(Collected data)
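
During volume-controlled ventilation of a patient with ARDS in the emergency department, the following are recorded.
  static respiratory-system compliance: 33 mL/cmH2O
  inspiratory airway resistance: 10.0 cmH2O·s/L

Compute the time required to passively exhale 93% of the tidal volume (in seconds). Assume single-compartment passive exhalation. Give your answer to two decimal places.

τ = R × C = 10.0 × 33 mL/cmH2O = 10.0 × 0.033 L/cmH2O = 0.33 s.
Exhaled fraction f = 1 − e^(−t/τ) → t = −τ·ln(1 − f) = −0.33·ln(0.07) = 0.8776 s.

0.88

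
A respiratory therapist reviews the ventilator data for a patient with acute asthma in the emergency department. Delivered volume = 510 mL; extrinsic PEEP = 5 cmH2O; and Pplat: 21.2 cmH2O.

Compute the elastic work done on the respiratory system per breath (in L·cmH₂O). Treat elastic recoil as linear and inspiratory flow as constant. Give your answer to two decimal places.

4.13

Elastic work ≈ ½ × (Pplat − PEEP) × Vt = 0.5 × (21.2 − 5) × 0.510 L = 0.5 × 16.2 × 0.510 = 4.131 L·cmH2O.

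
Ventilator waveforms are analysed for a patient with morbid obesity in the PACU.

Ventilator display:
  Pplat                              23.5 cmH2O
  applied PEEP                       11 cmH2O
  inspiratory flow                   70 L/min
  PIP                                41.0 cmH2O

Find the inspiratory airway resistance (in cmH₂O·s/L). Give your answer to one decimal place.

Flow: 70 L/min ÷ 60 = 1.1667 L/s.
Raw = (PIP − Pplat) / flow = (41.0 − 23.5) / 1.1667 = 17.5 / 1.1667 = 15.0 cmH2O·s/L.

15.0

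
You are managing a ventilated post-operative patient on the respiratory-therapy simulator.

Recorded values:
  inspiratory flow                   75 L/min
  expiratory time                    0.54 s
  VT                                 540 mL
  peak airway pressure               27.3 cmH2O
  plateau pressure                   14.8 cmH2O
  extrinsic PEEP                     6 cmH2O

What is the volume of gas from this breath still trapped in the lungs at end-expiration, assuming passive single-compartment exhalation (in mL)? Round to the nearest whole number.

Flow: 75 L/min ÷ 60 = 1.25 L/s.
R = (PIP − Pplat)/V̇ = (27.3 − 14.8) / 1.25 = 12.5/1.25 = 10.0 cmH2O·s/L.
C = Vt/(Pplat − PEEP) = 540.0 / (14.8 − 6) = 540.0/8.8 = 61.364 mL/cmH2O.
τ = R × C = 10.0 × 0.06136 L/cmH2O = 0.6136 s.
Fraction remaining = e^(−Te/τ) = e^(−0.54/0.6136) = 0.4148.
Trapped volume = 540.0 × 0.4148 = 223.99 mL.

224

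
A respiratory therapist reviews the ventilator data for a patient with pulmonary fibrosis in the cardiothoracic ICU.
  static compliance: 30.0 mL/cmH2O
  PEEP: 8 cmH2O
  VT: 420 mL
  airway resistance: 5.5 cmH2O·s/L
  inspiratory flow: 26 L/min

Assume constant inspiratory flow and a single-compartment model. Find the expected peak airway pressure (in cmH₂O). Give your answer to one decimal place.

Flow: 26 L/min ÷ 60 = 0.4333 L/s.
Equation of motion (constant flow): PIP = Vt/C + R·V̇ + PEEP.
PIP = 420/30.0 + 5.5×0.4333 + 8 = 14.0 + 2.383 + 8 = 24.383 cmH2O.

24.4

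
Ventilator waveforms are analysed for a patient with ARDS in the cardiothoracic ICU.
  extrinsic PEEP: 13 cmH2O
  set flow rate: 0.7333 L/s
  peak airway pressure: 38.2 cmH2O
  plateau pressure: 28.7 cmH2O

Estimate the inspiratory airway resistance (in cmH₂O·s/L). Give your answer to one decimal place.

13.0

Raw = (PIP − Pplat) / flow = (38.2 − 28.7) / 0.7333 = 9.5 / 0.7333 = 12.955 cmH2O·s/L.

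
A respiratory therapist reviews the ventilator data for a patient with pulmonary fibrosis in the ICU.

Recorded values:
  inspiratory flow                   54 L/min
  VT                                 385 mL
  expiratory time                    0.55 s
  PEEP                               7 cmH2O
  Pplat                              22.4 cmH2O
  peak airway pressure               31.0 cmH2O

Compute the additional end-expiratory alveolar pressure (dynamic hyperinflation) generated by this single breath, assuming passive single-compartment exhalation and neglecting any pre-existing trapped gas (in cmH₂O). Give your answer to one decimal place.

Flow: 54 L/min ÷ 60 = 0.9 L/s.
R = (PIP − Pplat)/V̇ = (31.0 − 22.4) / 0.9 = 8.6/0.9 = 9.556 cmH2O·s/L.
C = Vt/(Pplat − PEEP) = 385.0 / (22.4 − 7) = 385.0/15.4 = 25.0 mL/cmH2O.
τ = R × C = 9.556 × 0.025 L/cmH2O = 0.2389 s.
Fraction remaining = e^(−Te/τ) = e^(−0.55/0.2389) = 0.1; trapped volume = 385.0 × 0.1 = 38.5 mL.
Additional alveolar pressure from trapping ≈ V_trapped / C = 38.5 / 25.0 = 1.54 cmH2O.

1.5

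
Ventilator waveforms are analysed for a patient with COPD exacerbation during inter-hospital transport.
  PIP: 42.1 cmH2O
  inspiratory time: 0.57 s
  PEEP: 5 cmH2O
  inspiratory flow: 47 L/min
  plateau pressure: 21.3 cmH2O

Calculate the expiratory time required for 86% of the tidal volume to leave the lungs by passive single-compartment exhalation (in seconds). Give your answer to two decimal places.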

> [WHAT YOU SHOULD DO]: Without any change, reproduce the data in full.

> [RESPONSE]:
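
During volume-controlled ventilation of a patient with ARDS in the emergency department, the following are recorded.
  static respiratory-system compliance: 33 mL/cmH2O
  inspiratory airway resistance: 10.0 cmH2O·s/L

Compute the time required to passively exhale 93% of the tidal volume (in seconds). Assume single-compartment passive exhalation. Give your answer to two decimal places.

τ = R × C = 10.0 × 33 mL/cmH2O = 10.0 × 0.033 L/cmH2O = 0.33 s.
Exhaled fraction f = 1 − e^(−t/τ) → t = −τ·ln(1 − f) = −0.33·ln(0.07) = 0.8776 s.

0.88

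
A respiratory therapist reviews the ventilator data for a patient with acute asthma in the emergency department. Delivered volume = 510 mL; extrinsic PEEP = 5 cmH2O; and Pplat: 21.2 cmH2O.

Compute the elastic work done on the respiratory system per breath (in L·cmH₂O). Treat elastic recoil as linear and inspiratory flow as constant. Give your answer to two decimal places.

4.13

Elastic work ≈ ½ × (Pplat − PEEP) × Vt = 0.5 × (21.2 − 5) × 0.510 L = 0.5 × 16.2 × 0.510 = 4.131 L·cmH2O.

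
Ventilator waveforms are analysed for a patient with morbid obesity in the PACU.

Ventilator display:
  Pplat                              23.5 cmH2O
  applied PEEP                       11 cmH2O
  inspiratory flow                   70 L/min
  PIP                                41.0 cmH2O

Find the inspiratory airway resistance (in cmH₂O·s/L). Give your answer to one decimal place.

Flow: 70 L/min ÷ 60 = 1.1667 L/s.
Raw = (PIP − Pplat) / flow = (41.0 − 23.5) / 1.1667 = 17.5 / 1.1667 = 15.0 cmH2O·s/L.

15.0

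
You are managing a ventilated post-operative patient on the respiratory-therapy simulator.

Recorded values:
  inspiratory flow                   75 L/min
  expiratory time                    0.54 s
  VT                                 540 mL
  peak airway pressure               27.3 cmH2O
  plateau pressure                   14.8 cmH2O
  extrinsic PEEP                     6 cmH2O

What is the volume of gas from this breath still trapped in the lungs at end-expiration, assuming passive single-compartment exhalation (in mL)? Round to the nearest whole number.

Flow: 75 L/min ÷ 60 = 1.25 L/s.
R = (PIP − Pplat)/V̇ = (27.3 − 14.8) / 1.25 = 12.5/1.25 = 10.0 cmH2O·s/L.
C = Vt/(Pplat − PEEP) = 540.0 / (14.8 − 6) = 540.0/8.8 = 61.364 mL/cmH2O.
τ = R × C = 10.0 × 0.06136 L/cmH2O = 0.6136 s.
Fraction remaining = e^(−Te/τ) = e^(−0.54/0.6136) = 0.4148.
Trapped volume = 540.0 × 0.4148 = 223.99 mL.

224

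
A respiratory therapist reviews the ventilator data for a patient with pulmonary fibrosis in the cardiothoracic ICU.
  static compliance: 30.0 mL/cmH2O
  PEEP: 8 cmH2O
  VT: 420 mL
  airway resistance: 5.5 cmH2O·s/L
  inspiratory flow: 26 L/min

Assume constant inspiratory flow and a single-compartment model. Find the expected peak airway pressure (in cmH₂O). Give your answer to one decimal place.

Flow: 26 L/min ÷ 60 = 0.4333 L/s.
Equation of motion (constant flow): PIP = Vt/C + R·V̇ + PEEP.
PIP = 420/30.0 + 5.5×0.4333 + 8 = 14.0 + 2.383 + 8 = 24.383 cmH2O.

24.4

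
Ventilator waveforms are analysed for a patient with ARDS in the cardiothoracic ICU.
  extrinsic PEEP: 13 cmH2O
  set flow rate: 0.7333 L/s
  peak airway pressure: 38.2 cmH2O
  plateau pressure: 28.7 cmH2O

Estimate the inspiratory airway resistance (in cmH₂O·s/L). Give your answer to one decimal place.

13.0

Raw = (PIP − Pplat) / flow = (38.2 − 28.7) / 0.7333 = 9.5 / 0.7333 = 12.955 cmH2O·s/L.

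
A respiratory therapist reviews the ventilator data for a patient with pulmonary fibrosis in the ICU.

Recorded values:
  inspiratory flow                   54 L/min
  VT                                 385 mL
  expiratory time                    0.55 s
  PEEP                               7 cmH2O
  Pplat                              22.4 cmH2O
  peak airway pressure               31.0 cmH2O

Compute the additional end-expiratory alveolar pressure (dynamic hyperinflation) generated by this single breath, assuming passive single-compartment exhalation and neglecting any pre-existing trapped gas (in cmH₂O). Give your answer to one decimal place.

Flow: 54 L/min ÷ 60 = 0.9 L/s.
R = (PIP − Pplat)/V̇ = (31.0 − 22.4) / 0.9 = 8.6/0.9 = 9.556 cmH2O·s/L.
C = Vt/(Pplat − PEEP) = 385.0 / (22.4 − 7) = 385.0/15.4 = 25.0 mL/cmH2O.
τ = R × C = 9.556 × 0.025 L/cmH2O = 0.2389 s.
Fraction remaining = e^(−Te/τ) = e^(−0.55/0.2389) = 0.1; trapped volume = 385.0 × 0.1 = 38.5 mL.
Additional alveolar pressure from trapping ≈ V_trapped / C = 38.5 / 25.0 = 1.54 cmH2O.

1.5

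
Ventilator waveforms are analysed for a patient with COPD exacerbation during inter-hospital transport.
  PIP: 42.1 cmH2O
  inspiratory time: 0.57 s
  PEEP: 5 cmH2O
  inspiratory flow: 47 L/min
  plateau pressure: 21.3 cmH2O

Calculate the expiratory time required for 86% of the tidal volume to leave the lungs by passive single-compartment exhalation (in seconds). Give your answer to two decimal places.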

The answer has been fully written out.